Please reproduce every entry, keeping each one exact.

Exercise data |
********************
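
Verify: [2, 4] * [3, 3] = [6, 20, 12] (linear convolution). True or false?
Recompute linear convolution of [2, 4] and [3, 3]: y[0] = 2×3 = 6; y[1] = 2×3 + 4×3 = 18; y[2] = 4×3 = 12 → [6, 18, 12]. Compare to given [6, 20, 12]: they differ at index 1: given 20, correct 18, so answer: No

No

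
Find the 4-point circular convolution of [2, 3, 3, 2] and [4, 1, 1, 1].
Use y[k] = Σ_j x[j]·h[(k-j) mod 4]. y[0] = 2×4 + 3×1 + 3×1 + 2×1 = 16; y[1] = 2×1 + 3×4 + 3×1 + 2×1 = 19; y[2] = 2×1 + 3×1 + 3×4 + 2×1 = 19; y[3] = 2×1 + 3×1 + 3×1 + 2×4 = 16. Result: [16, 19, 19, 16]

[16, 19, 19, 16]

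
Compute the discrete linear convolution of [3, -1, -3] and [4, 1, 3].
y[0] = 3×4 = 12; y[1] = 3×1 + -1×4 = -1; y[2] = 3×3 + -1×1 + -3×4 = -4; y[3] = -1×3 + -3×1 = -6; y[4] = -3×3 = -9

[12, -1, -4, -6, -9]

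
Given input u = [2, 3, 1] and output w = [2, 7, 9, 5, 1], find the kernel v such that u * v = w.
Output length 5 = len(u) + len(v) - 1 ⇒ len(v) = 3. Solve v forward using v[k] = (w[k] - Σ_{i≥1} u[i]·v[k-i]) / u[0]: v[0] = w[0] / u[0] = 2 / 2 = 1; v[1] = (w[1] - 3×1) / u[0] = (7 - 3×1) / 2 = 2; v[2] = (w[2] - 3×2 - 1×1) / u[0] = (9 - 3×2 - 1×1) / 2 = 1. So v = [1, 2, 1]. Forward-check [2, 3, 1] * [1, 2, 1]: w[0] = 2×1 = 2; w[1] = 2×2 + 3×1 = 7; w[2] = 2×1 + 3×2 + 1×1 = 9; w[3] = 3×1 + 1×2 = 5; w[4] = 1×1 = 1 → [2, 7, 9, 5, 1] ✓

[1, 2, 1]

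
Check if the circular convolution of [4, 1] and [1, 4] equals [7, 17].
Recompute circular convolution of [4, 1] and [1, 4]: y[0] = 4×1 + 1×4 = 8; y[1] = 4×4 + 1×1 = 17 → [8, 17]. Compare to given [7, 17]: they differ at index 0: given 7, correct 8, so answer: No

No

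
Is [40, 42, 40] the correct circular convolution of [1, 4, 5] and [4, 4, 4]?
Recompute circular convolution of [1, 4, 5] and [4, 4, 4]: y[0] = 1×4 + 4×4 + 5×4 = 40; y[1] = 1×4 + 4×4 + 5×4 = 40; y[2] = 1×4 + 4×4 + 5×4 = 40 → [40, 40, 40]. Compare to given [40, 42, 40]: they differ at index 1: given 42, correct 40, so answer: No

No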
********************
Task response |
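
Verify: [2, 4] * [3, 3] = [6, 20, 12] (linear convolution). True or false?
Recompute linear convolution of [2, 4] and [3, 3]: y[0] = 2×3 = 6; y[1] = 2×3 + 4×3 = 18; y[2] = 4×3 = 12 → [6, 18, 12]. Compare to given [6, 20, 12]: they differ at index 1: given 20, correct 18, so answer: No

No

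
Find the 4-point circular convolution of [2, 3, 3, 2] and [4, 1, 1, 1].
Use y[k] = Σ_j x[j]·h[(k-j) mod 4]. y[0] = 2×4 + 3×1 + 3×1 + 2×1 = 16; y[1] = 2×1 + 3×4 + 3×1 + 2×1 = 19; y[2] = 2×1 + 3×1 + 3×4 + 2×1 = 19; y[3] = 2×1 + 3×1 + 3×1 + 2×4 = 16. Result: [16, 19, 19, 16]

[16, 19, 19, 16]

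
Compute the discrete linear convolution of [3, -1, -3] and [4, 1, 3].
y[0] = 3×4 = 12; y[1] = 3×1 + -1×4 = -1; y[2] = 3×3 + -1×1 + -3×4 = -4; y[3] = -1×3 + -3×1 = -6; y[4] = -3×3 = -9

[12, -1, -4, -6, -9]

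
Given input u = [2, 3, 1] and output w = [2, 7, 9, 5, 1], find the kernel v such that u * v = w.
Output length 5 = len(u) + len(v) - 1 ⇒ len(v) = 3. Solve v forward using v[k] = (w[k] - Σ_{i≥1} u[i]·v[k-i]) / u[0]: v[0] = w[0] / u[0] = 2 / 2 = 1; v[1] = (w[1] - 3×1) / u[0] = (7 - 3×1) / 2 = 2; v[2] = (w[2] - 3×2 - 1×1) / u[0] = (9 - 3×2 - 1×1) / 2 = 1. So v = [1, 2, 1]. Forward-check [2, 3, 1] * [1, 2, 1]: w[0] = 2×1 = 2; w[1] = 2×2 + 3×1 = 7; w[2] = 2×1 + 3×2 + 1×1 = 9; w[3] = 3×1 + 1×2 = 5; w[4] = 1×1 = 1 → [2, 7, 9, 5, 1] ✓

[1, 2, 1]

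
Check if the circular convolution of [4, 1] and [1, 4] equals [7, 17].
Recompute circular convolution of [4, 1] and [1, 4]: y[0] = 4×1 + 1×4 = 8; y[1] = 4×4 + 1×1 = 17 → [8, 17]. Compare to given [7, 17]: they differ at index 0: given 7, correct 8, so answer: No

No

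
Is [40, 42, 40] the correct circular convolution of [1, 4, 5] and [4, 4, 4]?
Recompute circular convolution of [1, 4, 5] and [4, 4, 4]: y[0] = 1×4 + 4×4 + 5×4 = 40; y[1] = 1×4 + 4×4 + 5×4 = 40; y[2] = 1×4 + 4×4 + 5×4 = 40 → [40, 40, 40]. Compare to given [40, 42, 40]: they differ at index 1: given 42, correct 40, so answer: No

No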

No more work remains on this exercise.